Records from a dataset:

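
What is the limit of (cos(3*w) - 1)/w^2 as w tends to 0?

-9/2

Direct substitution gives 0/0.
Apply L'Hôpital: lim (-3*sin(3*w))/(2*w), still 0/0.
After 2 applications of L'Hôpital's rule the quotient is (-9*cos(3*w))/(2); substituting w = 0 gives -9/2.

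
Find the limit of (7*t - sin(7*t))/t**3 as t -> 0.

Direct substitution gives 0/0.
Apply L'Hôpital: lim (7 - 7*cos(7*t))/(3*t^2), still 0/0.
Apply L'Hôpital: lim (49*sin(7*t))/(6*t), still 0/0.
After 3 applications of L'Hôpital's rule the quotient is (343*cos(7*t))/(6); substituting t = 0 gives 343/6.

343/6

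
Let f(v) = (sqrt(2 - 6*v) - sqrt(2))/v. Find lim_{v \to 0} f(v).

-3*√(2)/2

Substitution gives 0/0. Multiply numerator and denominator by the conjugate √(2 - 6v) + √2.
The numerator becomes (2 - 6v) − 2 = -6v, so the expression simplifies to -6/(√(2 - 6v) + √2).
Letting v → 0 gives -6/(2√2) = -3*√(2)/2.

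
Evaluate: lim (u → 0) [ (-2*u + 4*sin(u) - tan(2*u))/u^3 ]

Substitution gives 0/0 (the numerator vanishes to order 3).
Expand each term to order u^3: the coefficient of u^3 in 4·sin(u) is -2/3 and in −tan(2u) is -8/3.
Lower-order terms cancel with the polynomial part, so the numerator is (-10/3)·u^3 + o(u^3), and the limit is (-10/3)/(1) = -10/3.

-10/3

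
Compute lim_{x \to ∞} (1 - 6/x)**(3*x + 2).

Let L be the limit and take ln: ln L = lim (3x + 2)·ln(1 - 6/x) = lim (3x + 2)·(-6/x + O(1/x²)) = -18.
Hence L = e^(-18).

e^(-18)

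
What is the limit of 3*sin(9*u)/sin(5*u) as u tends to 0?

27/5

Substitution gives 0/0.
Divide numerator and denominator by u: sin(9u)/u → 9 and sin(5u)/u → 5, so the limit is 3·9/5 = 27/5.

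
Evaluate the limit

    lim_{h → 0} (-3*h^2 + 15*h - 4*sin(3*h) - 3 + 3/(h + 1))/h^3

Substitution gives 0/0; apply L'Hôpital's rule 3 times.
After differentiating numerator and denominator 3 times the quotient is (108*cos(3*h) - 18/(h + 1)^4)/(6); at h = 0 this is 15.

15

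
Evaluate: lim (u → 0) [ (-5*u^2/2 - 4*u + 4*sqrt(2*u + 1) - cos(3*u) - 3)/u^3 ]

Substitution gives 0/0 (the numerator vanishes to order 3).
Expand each term to order u^3: the coefficient of u^3 in 4·√(1 + 2u) is 2 and in −cos(3u) is 0.
Lower-order terms cancel with the polynomial part, so the numerator is (2)·u^3 + o(u^3), and the limit is (2)/(1) = 2.

2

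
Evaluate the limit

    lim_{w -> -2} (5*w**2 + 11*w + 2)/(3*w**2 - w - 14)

9/13

Direct substitution gives 0/0, so factor. Both numerator and denominator have (w + 2) as a factor.
After cancelling, the expression reduces to (5*w + 1)/(3*w - 7).
Substituting w = -2 gives 9/13.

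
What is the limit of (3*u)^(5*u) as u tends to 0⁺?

1

Base → 0⁺ and exponent → 0⁺: a 0^0 form.
Take logs: 5u·ln(3u). This is 0·(−∞); rewriting as ln(3u)/(1/(5u)) and applying L'Hôpital gives 0.
Hence the limit is e^0 = 1.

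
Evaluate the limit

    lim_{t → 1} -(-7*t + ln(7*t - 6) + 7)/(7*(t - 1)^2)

7/2

Direct substitution gives 0/0.
Apply L'Hôpital: lim (-7 + 7/(7*t - 6))/(14 - 14*t), still 0/0.
After 2 applications of L'Hôpital's rule the quotient is (-49/(7*t - 6)^2)/(-14); substituting t = 1 gives 7/2.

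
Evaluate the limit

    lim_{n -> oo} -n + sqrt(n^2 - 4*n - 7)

-2

This has the form ∞ − ∞. Multiply and divide by the conjugate √(n^2 - 4*n - 7) + n.
That gives (-4n - 7) / (√(n^2 - 4*n - 7) + n).
Divide numerator and denominator by n: the limit is -4/(2·1) = -2.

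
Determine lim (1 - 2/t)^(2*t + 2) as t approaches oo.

Write it as [(1 - 2/t)^t]^(2) · (1 - 2/t)^(2). The bracketed term tends to e^(-2) and the second factor to 1, so the limit is e^(-4).

e^(-4)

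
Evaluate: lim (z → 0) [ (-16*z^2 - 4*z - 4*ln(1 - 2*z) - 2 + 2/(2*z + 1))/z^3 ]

-16/3

Substitution gives 0/0 (the numerator vanishes to order 3).
Expand each term to order z^3: the coefficient of z^3 in -4·ln(1 - 2z) is 32/3 and in 2·1/(1 + 2z) is -16.
Lower-order terms cancel with the polynomial part, so the numerator is (-16/3)·z^3 + o(z^3), and the limit is (-16/3)/(1) = -16/3.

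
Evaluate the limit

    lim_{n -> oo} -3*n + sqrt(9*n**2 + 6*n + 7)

1

This has the form ∞ − ∞. Multiply and divide by the conjugate √(9*n^2 + 6*n + 7) + 3n.
That gives (6n + 7) / (√(9*n^2 + 6*n + 7) + 3n).
Divide numerator and denominator by n: the limit is 6/(2·3) = 1.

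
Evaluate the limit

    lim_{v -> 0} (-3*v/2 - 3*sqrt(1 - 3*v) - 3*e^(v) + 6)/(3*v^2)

Substitution gives 0/0 (the numerator vanishes to order 2).
Expand each term to order v^2: the coefficient of v^2 in -3·e^(v) is -3/2 and in -3·√(1 - 3v) is 27/8.
Lower-order terms cancel with the polynomial part, so the numerator is (15/8)·v^2 + o(v^2), and the limit is (15/8)/(3) = 5/8.

5/8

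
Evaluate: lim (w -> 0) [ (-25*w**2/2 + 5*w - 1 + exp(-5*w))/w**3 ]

-125/6

Direct substitution gives 0/0.
Apply L'Hôpital: lim (-25*w + 5 - 5*e^(-5*w))/(3*w^2), still 0/0.
Apply L'Hôpital: lim (-25 + 25*e^(-5*w))/(6*w), still 0/0.
After 3 applications of L'Hôpital's rule the quotient is (-125*e^(-5*w))/(6); substituting w = 0 gives -125/6.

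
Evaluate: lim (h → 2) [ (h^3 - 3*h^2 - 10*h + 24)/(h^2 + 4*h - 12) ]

At h = 2 both the top and bottom vanish — a removable singularity. Factoring out (h - 2) from each leaves (h^2 - h - 12)/(h + 6), which at h = 2 equals -5/4.

-5/4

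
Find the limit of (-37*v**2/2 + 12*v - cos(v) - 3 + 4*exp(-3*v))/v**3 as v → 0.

-18

Substitution gives 0/0; apply L'Hôpital's rule 3 times.
After differentiating numerator and denominator 3 times the quotient is (-sin(v) - 108*e^(-3*v))/(6); at v = 0 this is -18.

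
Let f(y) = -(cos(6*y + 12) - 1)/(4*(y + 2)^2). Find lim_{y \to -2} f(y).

Direct substitution gives 0/0.
Apply L'Hôpital: lim (-6*sin(6*y + 12))/(-8*y - 16), still 0/0.
After 2 applications of L'Hôpital's rule the quotient is (-36*cos(6*y + 12))/(-8); substituting y = -2 gives 9/2.

9/2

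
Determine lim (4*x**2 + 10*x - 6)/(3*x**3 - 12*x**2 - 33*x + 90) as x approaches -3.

Since x = -3 makes numerator and denominator zero, (x + 3) divides both.
Cancelling it gives (4*x - 2)/(3*x^2 - 21*x + 30); now plug in x = -3 to get -7/60.

-7/60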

What this task involves :: Write the entries above out again, verbatim.

Expected answer ::
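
What is the limit of (cos(3*w) - 1)/w^2 as w tends to 0?

-9/2

Direct substitution gives 0/0.
Apply L'Hôpital: lim (-3*sin(3*w))/(2*w), still 0/0.
After 2 applications of L'Hôpital's rule the quotient is (-9*cos(3*w))/(2); substituting w = 0 gives -9/2.

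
Find the limit of (7*t - sin(7*t))/t**3 as t -> 0.

Direct substitution gives 0/0.
Apply L'Hôpital: lim (7 - 7*cos(7*t))/(3*t^2), still 0/0.
Apply L'Hôpital: lim (49*sin(7*t))/(6*t), still 0/0.
After 3 applications of L'Hôpital's rule the quotient is (343*cos(7*t))/(6); substituting t = 0 gives 343/6.

343/6

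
Let f(v) = (sqrt(2 - 6*v) - sqrt(2))/v. Find lim_{v \to 0} f(v).

-3*√(2)/2

Substitution gives 0/0. Multiply numerator and denominator by the conjugate √(2 - 6v) + √2.
The numerator becomes (2 - 6v) − 2 = -6v, so the expression simplifies to -6/(√(2 - 6v) + √2).
Letting v → 0 gives -6/(2√2) = -3*√(2)/2.

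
Evaluate: lim (u → 0) [ (-2*u + 4*sin(u) - tan(2*u))/u^3 ]

Substitution gives 0/0 (the numerator vanishes to order 3).
Expand each term to order u^3: the coefficient of u^3 in 4·sin(u) is -2/3 and in −tan(2u) is -8/3.
Lower-order terms cancel with the polynomial part, so the numerator is (-10/3)·u^3 + o(u^3), and the limit is (-10/3)/(1) = -10/3.

-10/3

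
Compute lim_{x \to ∞} (1 - 6/x)**(3*x + 2).

Let L be the limit and take ln: ln L = lim (3x + 2)·ln(1 - 6/x) = lim (3x + 2)·(-6/x + O(1/x²)) = -18.
Hence L = e^(-18).

e^(-18)

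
What is the limit of 3*sin(9*u)/sin(5*u) as u tends to 0?

27/5

Substitution gives 0/0.
Divide numerator and denominator by u: sin(9u)/u → 9 and sin(5u)/u → 5, so the limit is 3·9/5 = 27/5.

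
Evaluate the limit

    lim_{h → 0} (-3*h^2 + 15*h - 4*sin(3*h) - 3 + 3/(h + 1))/h^3

Substitution gives 0/0; apply L'Hôpital's rule 3 times.
After differentiating numerator and denominator 3 times the quotient is (108*cos(3*h) - 18/(h + 1)^4)/(6); at h = 0 this is 15.

15

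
Evaluate: lim (u → 0) [ (-5*u^2/2 - 4*u + 4*sqrt(2*u + 1) - cos(3*u) - 3)/u^3 ]

Substitution gives 0/0 (the numerator vanishes to order 3).
Expand each term to order u^3: the coefficient of u^3 in 4·√(1 + 2u) is 2 and in −cos(3u) is 0.
Lower-order terms cancel with the polynomial part, so the numerator is (2)·u^3 + o(u^3), and the limit is (2)/(1) = 2.

2

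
Evaluate the limit

    lim_{w -> -2} (5*w**2 + 11*w + 2)/(3*w**2 - w - 14)

9/13

Direct substitution gives 0/0, so factor. Both numerator and denominator have (w + 2) as a factor.
After cancelling, the expression reduces to (5*w + 1)/(3*w - 7).
Substituting w = -2 gives 9/13.

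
What is the limit of (3*u)^(5*u) as u tends to 0⁺?

1

Base → 0⁺ and exponent → 0⁺: a 0^0 form.
Take logs: 5u·ln(3u). This is 0·(−∞); rewriting as ln(3u)/(1/(5u)) and applying L'Hôpital gives 0.
Hence the limit is e^0 = 1.

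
Evaluate the limit

    lim_{t → 1} -(-7*t + ln(7*t - 6) + 7)/(7*(t - 1)^2)

7/2

Direct substitution gives 0/0.
Apply L'Hôpital: lim (-7 + 7/(7*t - 6))/(14 - 14*t), still 0/0.
After 2 applications of L'Hôpital's rule the quotient is (-49/(7*t - 6)^2)/(-14); substituting t = 1 gives 7/2.

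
Evaluate the limit

    lim_{n -> oo} -n + sqrt(n^2 - 4*n - 7)

-2

This has the form ∞ − ∞. Multiply and divide by the conjugate √(n^2 - 4*n - 7) + n.
That gives (-4n - 7) / (√(n^2 - 4*n - 7) + n).
Divide numerator and denominator by n: the limit is -4/(2·1) = -2.

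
Determine lim (1 - 2/t)^(2*t + 2) as t approaches oo.

Write it as [(1 - 2/t)^t]^(2) · (1 - 2/t)^(2). The bracketed term tends to e^(-2) and the second factor to 1, so the limit is e^(-4).

e^(-4)

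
Evaluate: lim (z → 0) [ (-16*z^2 - 4*z - 4*ln(1 - 2*z) - 2 + 2/(2*z + 1))/z^3 ]

-16/3

Substitution gives 0/0 (the numerator vanishes to order 3).
Expand each term to order z^3: the coefficient of z^3 in -4·ln(1 - 2z) is 32/3 and in 2·1/(1 + 2z) is -16.
Lower-order terms cancel with the polynomial part, so the numerator is (-16/3)·z^3 + o(z^3), and the limit is (-16/3)/(1) = -16/3.

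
Evaluate the limit

    lim_{n -> oo} -3*n + sqrt(9*n**2 + 6*n + 7)

1

This has the form ∞ − ∞. Multiply and divide by the conjugate √(9*n^2 + 6*n + 7) + 3n.
That gives (6n + 7) / (√(9*n^2 + 6*n + 7) + 3n).
Divide numerator and denominator by n: the limit is 6/(2·3) = 1.

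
Evaluate the limit

    lim_{v -> 0} (-3*v/2 - 3*sqrt(1 - 3*v) - 3*e^(v) + 6)/(3*v^2)

Substitution gives 0/0 (the numerator vanishes to order 2).
Expand each term to order v^2: the coefficient of v^2 in -3·e^(v) is -3/2 and in -3·√(1 - 3v) is 27/8.
Lower-order terms cancel with the polynomial part, so the numerator is (15/8)·v^2 + o(v^2), and the limit is (15/8)/(3) = 5/8.

5/8

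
Evaluate: lim (w -> 0) [ (-25*w**2/2 + 5*w - 1 + exp(-5*w))/w**3 ]

-125/6

Direct substitution gives 0/0.
Apply L'Hôpital: lim (-25*w + 5 - 5*e^(-5*w))/(3*w^2), still 0/0.
Apply L'Hôpital: lim (-25 + 25*e^(-5*w))/(6*w), still 0/0.
After 3 applications of L'Hôpital's rule the quotient is (-125*e^(-5*w))/(6); substituting w = 0 gives -125/6.

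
Evaluate: lim (h → 2) [ (h^3 - 3*h^2 - 10*h + 24)/(h^2 + 4*h - 12) ]

At h = 2 both the top and bottom vanish — a removable singularity. Factoring out (h - 2) from each leaves (h^2 - h - 12)/(h + 6), which at h = 2 equals -5/4.

-5/4

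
Find the limit of (-37*v**2/2 + 12*v - cos(v) - 3 + 4*exp(-3*v))/v**3 as v → 0.

-18

Substitution gives 0/0; apply L'Hôpital's rule 3 times.
After differentiating numerator and denominator 3 times the quotient is (-sin(v) - 108*e^(-3*v))/(6); at v = 0 this is -18.

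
Let f(y) = -(cos(6*y + 12) - 1)/(4*(y + 2)^2). Find lim_{y \to -2} f(y).

Direct substitution gives 0/0.
Apply L'Hôpital: lim (-6*sin(6*y + 12))/(-8*y - 16), still 0/0.
After 2 applications of L'Hôpital's rule the quotient is (-36*cos(6*y + 12))/(-8); substituting y = -2 gives 9/2.

9/2

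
Determine lim (4*x**2 + 10*x - 6)/(3*x**3 - 12*x**2 - 33*x + 90) as x approaches -3.

Since x = -3 makes numerator and denominator zero, (x + 3) divides both.
Cancelling it gives (4*x - 2)/(3*x^2 - 21*x + 30); now plug in x = -3 to get -7/60.

-7/60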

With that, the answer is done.